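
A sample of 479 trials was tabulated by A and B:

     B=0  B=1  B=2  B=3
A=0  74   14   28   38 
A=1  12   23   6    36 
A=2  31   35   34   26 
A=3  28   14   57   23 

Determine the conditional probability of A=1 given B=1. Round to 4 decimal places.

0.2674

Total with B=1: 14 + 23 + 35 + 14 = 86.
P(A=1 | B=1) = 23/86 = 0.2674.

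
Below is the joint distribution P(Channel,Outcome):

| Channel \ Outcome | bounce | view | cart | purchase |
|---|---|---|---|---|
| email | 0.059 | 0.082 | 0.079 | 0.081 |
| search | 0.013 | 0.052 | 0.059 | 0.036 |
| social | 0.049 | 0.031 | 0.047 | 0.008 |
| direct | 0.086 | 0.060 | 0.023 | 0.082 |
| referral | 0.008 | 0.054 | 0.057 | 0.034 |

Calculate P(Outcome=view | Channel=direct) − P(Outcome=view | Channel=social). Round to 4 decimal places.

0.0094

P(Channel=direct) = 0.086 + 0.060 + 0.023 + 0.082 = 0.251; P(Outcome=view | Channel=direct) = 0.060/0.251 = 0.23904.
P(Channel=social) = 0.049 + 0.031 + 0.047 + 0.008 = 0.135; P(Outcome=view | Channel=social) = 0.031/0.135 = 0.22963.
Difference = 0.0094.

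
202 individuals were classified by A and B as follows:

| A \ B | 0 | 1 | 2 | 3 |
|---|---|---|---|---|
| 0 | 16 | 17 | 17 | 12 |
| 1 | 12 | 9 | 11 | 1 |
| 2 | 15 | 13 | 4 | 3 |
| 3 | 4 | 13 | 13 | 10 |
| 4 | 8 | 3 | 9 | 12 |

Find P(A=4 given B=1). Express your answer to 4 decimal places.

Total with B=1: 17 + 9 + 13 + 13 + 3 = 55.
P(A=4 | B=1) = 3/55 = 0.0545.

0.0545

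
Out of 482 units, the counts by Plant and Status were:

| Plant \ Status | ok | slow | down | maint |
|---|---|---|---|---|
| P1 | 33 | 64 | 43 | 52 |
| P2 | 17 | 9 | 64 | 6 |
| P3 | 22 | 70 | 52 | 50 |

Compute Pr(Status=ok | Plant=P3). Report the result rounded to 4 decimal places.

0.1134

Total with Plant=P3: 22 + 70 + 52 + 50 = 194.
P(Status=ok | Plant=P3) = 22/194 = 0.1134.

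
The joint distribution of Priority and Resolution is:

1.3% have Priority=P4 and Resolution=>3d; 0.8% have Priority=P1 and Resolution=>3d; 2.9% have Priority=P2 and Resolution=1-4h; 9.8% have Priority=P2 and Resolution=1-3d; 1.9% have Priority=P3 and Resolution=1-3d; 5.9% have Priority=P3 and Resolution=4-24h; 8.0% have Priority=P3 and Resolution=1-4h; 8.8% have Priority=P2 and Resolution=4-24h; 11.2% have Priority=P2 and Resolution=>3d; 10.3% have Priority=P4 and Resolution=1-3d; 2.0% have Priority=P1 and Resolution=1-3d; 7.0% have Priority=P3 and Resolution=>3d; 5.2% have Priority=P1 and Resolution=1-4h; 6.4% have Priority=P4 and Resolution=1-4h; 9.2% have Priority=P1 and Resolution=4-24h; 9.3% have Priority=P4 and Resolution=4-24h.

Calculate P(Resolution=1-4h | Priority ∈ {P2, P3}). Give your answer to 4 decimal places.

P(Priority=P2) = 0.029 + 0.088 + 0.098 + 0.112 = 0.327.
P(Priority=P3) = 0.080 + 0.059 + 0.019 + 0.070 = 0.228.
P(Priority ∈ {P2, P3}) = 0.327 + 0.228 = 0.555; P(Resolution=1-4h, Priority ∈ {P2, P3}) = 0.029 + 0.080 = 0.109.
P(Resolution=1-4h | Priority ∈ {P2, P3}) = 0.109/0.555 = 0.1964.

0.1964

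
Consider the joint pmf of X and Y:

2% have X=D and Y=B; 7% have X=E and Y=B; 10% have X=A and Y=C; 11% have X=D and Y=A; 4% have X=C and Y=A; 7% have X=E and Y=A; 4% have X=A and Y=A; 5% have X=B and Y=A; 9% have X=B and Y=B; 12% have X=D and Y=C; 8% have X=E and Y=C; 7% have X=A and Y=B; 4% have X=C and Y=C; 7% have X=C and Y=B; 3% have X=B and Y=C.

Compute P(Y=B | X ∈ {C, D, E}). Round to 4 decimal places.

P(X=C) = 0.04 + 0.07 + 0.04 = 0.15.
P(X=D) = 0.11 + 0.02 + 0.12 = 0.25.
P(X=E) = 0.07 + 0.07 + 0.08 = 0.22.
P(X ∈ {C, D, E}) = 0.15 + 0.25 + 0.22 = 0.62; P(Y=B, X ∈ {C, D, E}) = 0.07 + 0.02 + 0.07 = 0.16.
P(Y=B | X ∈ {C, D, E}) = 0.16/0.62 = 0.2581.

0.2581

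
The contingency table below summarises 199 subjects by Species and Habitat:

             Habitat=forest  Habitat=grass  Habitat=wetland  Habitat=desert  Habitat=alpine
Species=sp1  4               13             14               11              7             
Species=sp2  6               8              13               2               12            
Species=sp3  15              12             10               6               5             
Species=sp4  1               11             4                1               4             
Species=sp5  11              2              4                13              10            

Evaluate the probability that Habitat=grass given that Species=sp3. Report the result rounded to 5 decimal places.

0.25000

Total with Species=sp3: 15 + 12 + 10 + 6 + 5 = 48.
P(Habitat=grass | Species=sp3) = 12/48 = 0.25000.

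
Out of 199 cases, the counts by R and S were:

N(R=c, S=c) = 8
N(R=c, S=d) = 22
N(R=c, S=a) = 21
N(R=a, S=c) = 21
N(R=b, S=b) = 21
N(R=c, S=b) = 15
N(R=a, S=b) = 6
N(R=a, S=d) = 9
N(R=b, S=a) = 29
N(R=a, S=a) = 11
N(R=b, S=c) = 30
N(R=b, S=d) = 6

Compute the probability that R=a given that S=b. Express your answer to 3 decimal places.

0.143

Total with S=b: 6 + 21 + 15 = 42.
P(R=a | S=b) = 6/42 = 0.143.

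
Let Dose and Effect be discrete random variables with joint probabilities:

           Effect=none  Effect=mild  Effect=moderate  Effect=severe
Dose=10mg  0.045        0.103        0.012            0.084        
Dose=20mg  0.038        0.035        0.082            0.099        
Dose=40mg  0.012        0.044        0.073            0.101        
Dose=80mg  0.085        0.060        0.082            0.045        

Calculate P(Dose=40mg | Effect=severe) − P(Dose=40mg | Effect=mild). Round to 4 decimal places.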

## WHAT THIS TASK INVOLVES
Each line of the entries holding the string "were" should be found and copied.

## PROBLEM SOLUTION
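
202 individuals were classified by A and B as follows:
Out of 482 units, the counts by Plant and Status were:
Out of 199 cases, the counts by R and S were: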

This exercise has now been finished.